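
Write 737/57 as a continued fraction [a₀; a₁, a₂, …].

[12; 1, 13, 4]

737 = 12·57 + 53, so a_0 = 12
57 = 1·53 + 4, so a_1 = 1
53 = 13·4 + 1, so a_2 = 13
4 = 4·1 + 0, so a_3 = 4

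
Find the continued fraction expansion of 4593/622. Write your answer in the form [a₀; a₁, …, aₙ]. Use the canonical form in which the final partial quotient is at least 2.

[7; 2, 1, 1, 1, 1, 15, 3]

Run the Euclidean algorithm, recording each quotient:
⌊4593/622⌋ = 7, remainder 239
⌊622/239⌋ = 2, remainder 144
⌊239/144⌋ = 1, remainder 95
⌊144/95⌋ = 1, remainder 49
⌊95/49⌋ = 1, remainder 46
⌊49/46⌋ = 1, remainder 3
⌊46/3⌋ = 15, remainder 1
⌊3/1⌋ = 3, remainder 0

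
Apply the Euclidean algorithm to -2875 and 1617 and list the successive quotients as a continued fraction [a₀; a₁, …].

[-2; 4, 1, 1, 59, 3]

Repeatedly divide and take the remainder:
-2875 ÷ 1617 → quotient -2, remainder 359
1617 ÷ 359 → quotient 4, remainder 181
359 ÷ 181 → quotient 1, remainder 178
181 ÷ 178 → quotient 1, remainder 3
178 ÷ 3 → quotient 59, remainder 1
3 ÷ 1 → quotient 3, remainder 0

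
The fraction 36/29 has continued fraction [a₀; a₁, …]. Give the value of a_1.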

* * *

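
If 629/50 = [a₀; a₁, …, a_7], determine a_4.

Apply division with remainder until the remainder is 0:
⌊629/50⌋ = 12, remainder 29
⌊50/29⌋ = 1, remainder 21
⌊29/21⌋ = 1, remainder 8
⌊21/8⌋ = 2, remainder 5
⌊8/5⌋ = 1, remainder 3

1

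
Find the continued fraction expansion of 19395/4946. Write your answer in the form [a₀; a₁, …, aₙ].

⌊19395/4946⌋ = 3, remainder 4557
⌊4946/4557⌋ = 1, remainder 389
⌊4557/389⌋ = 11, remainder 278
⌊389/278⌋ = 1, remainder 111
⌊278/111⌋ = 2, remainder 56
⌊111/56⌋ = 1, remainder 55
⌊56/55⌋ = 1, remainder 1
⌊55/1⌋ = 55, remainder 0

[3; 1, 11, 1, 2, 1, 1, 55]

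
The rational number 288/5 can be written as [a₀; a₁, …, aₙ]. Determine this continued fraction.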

* * *

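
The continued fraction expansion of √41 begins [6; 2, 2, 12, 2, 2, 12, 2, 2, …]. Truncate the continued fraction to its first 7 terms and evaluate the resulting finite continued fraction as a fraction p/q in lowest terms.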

▶ Problem to solve
Take the lines above from the one containing "Write 737/57 as" to the one containing "The fraction 36/29" and retype them exactly, both ends included, with nothing added.

▶ Finished task
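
Write 737/57 as a continued fraction [a₀; a₁, a₂, …].

[12; 1, 13, 4]

737 = 12·57 + 53, so a_0 = 12
57 = 1·53 + 4, so a_1 = 1
53 = 13·4 + 1, so a_2 = 13
4 = 4·1 + 0, so a_3 = 4

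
Find the continued fraction expansion of 4593/622. Write your answer in the form [a₀; a₁, …, aₙ]. Use the canonical form in which the final partial quotient is at least 2.

[7; 2, 1, 1, 1, 1, 15, 3]

Run the Euclidean algorithm, recording each quotient:
⌊4593/622⌋ = 7, remainder 239
⌊622/239⌋ = 2, remainder 144
⌊239/144⌋ = 1, remainder 95
⌊144/95⌋ = 1, remainder 49
⌊95/49⌋ = 1, remainder 46
⌊49/46⌋ = 1, remainder 3
⌊46/3⌋ = 15, remainder 1
⌊3/1⌋ = 3, remainder 0

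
Apply the Euclidean algorithm to -2875 and 1617 and list the successive quotients as a continued fraction [a₀; a₁, …].

[-2; 4, 1, 1, 59, 3]

Repeatedly divide and take the remainder:
-2875 ÷ 1617 → quotient -2, remainder 359
1617 ÷ 359 → quotient 4, remainder 181
359 ÷ 181 → quotient 1, remainder 178
181 ÷ 178 → quotient 1, remainder 3
178 ÷ 3 → quotient 59, remainder 1
3 ÷ 1 → quotient 3, remainder 0

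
The fraction 36/29 has continued fraction [a₀; a₁, …]. Give the value of a_1.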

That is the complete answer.